┏━━

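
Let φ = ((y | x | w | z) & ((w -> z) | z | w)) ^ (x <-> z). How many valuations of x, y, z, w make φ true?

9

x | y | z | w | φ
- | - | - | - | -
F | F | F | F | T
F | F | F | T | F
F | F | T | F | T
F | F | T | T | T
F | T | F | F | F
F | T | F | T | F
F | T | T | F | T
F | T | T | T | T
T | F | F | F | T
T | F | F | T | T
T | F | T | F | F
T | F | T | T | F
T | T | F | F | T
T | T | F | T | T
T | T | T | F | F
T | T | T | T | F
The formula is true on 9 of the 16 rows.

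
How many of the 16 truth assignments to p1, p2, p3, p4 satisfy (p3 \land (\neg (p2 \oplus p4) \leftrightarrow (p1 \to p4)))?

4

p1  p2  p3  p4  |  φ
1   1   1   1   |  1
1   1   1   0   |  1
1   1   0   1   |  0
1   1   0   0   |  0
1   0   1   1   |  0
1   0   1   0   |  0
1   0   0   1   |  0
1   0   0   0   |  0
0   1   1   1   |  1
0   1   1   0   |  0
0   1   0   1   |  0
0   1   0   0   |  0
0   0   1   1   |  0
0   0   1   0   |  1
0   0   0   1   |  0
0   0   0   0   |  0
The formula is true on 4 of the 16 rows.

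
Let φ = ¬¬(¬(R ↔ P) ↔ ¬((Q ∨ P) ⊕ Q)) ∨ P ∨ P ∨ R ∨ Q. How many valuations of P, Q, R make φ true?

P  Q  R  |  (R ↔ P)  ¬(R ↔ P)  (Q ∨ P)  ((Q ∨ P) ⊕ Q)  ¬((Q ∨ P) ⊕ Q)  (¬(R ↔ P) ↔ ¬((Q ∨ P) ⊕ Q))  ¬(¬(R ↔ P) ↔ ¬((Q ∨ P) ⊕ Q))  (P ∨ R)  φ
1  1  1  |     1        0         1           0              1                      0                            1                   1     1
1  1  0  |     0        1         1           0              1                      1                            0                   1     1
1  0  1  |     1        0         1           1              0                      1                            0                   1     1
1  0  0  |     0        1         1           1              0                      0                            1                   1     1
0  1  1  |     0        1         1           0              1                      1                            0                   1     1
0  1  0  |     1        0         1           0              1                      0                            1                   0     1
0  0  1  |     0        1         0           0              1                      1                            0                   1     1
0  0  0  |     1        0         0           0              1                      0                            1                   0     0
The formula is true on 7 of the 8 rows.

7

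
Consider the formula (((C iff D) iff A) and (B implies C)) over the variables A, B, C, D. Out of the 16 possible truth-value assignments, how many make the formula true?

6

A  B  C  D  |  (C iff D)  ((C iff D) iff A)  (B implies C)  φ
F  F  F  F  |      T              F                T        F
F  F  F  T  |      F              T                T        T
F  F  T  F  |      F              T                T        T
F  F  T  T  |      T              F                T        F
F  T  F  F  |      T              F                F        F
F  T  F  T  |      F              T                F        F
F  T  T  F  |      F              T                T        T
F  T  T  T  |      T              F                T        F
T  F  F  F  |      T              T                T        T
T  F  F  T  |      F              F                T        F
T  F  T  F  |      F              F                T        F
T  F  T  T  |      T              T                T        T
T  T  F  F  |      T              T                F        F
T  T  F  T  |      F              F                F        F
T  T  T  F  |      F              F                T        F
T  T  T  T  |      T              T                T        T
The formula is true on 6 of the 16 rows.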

┗━━

• Exercise goal:
All of the material is to be given again exactly.

• Exercise answer:
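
Let φ = ((y | x | w | z) & ((w -> z) | z | w)) ^ (x <-> z). How many valuations of x, y, z, w make φ true?

9

x | y | z | w | φ
- | - | - | - | -
F | F | F | F | T
F | F | F | T | F
F | F | T | F | T
F | F | T | T | T
F | T | F | F | F
F | T | F | T | F
F | T | T | F | T
F | T | T | T | T
T | F | F | F | T
T | F | F | T | T
T | F | T | F | F
T | F | T | T | F
T | T | F | F | T
T | T | F | T | T
T | T | T | F | F
T | T | T | T | F
The formula is true on 9 of the 16 rows.

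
How many of the 16 truth assignments to p1, p2, p3, p4 satisfy (p3 \land (\neg (p2 \oplus p4) \leftrightarrow (p1 \to p4)))?

4

p1  p2  p3  p4  |  φ
1   1   1   1   |  1
1   1   1   0   |  1
1   1   0   1   |  0
1   1   0   0   |  0
1   0   1   1   |  0
1   0   1   0   |  0
1   0   0   1   |  0
1   0   0   0   |  0
0   1   1   1   |  1
0   1   1   0   |  0
0   1   0   1   |  0
0   1   0   0   |  0
0   0   1   1   |  0
0   0   1   0   |  1
0   0   0   1   |  0
0   0   0   0   |  0
The formula is true on 4 of the 16 rows.

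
Let φ = ¬¬(¬(R ↔ P) ↔ ¬((Q ∨ P) ⊕ Q)) ∨ P ∨ P ∨ R ∨ Q. How many valuations of P, Q, R make φ true?

P  Q  R  |  (R ↔ P)  ¬(R ↔ P)  (Q ∨ P)  ((Q ∨ P) ⊕ Q)  ¬((Q ∨ P) ⊕ Q)  (¬(R ↔ P) ↔ ¬((Q ∨ P) ⊕ Q))  ¬(¬(R ↔ P) ↔ ¬((Q ∨ P) ⊕ Q))  (P ∨ R)  φ
1  1  1  |     1        0         1           0              1                      0                            1                   1     1
1  1  0  |     0        1         1           0              1                      1                            0                   1     1
1  0  1  |     1        0         1           1              0                      1                            0                   1     1
1  0  0  |     0        1         1           1              0                      0                            1                   1     1
0  1  1  |     0        1         1           0              1                      1                            0                   1     1
0  1  0  |     1        0         1           0              1                      0                            1                   0     1
0  0  1  |     0        1         0           0              1                      1                            0                   1     1
0  0  0  |     1        0         0           0              1                      0                            1                   0     0
The formula is true on 7 of the 8 rows.

7

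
Consider the formula (((C iff D) iff A) and (B implies C)) over the variables A, B, C, D. Out of the 16 possible truth-value assignments, how many make the formula true?

6

A  B  C  D  |  (C iff D)  ((C iff D) iff A)  (B implies C)  φ
F  F  F  F  |      T              F                T        F
F  F  F  T  |      F              T                T        T
F  F  T  F  |      F              T                T        T
F  F  T  T  |      T              F                T        F
F  T  F  F  |      T              F                F        F
F  T  F  T  |      F              T                F        F
F  T  T  F  |      F              T                T        T
F  T  T  T  |      T              F                T        F
T  F  F  F  |      T              T                T        T
T  F  F  T  |      F              F                T        F
T  F  T  F  |      F              F                T        F
T  F  T  T  |      T              T                T        T
T  T  F  F  |      T              T                F        F
T  T  F  T  |      F              F                F        F
T  T  T  F  |      F              F                T        F
T  T  T  T  |      T              T                T        T
The formula is true on 6 of the 16 rows.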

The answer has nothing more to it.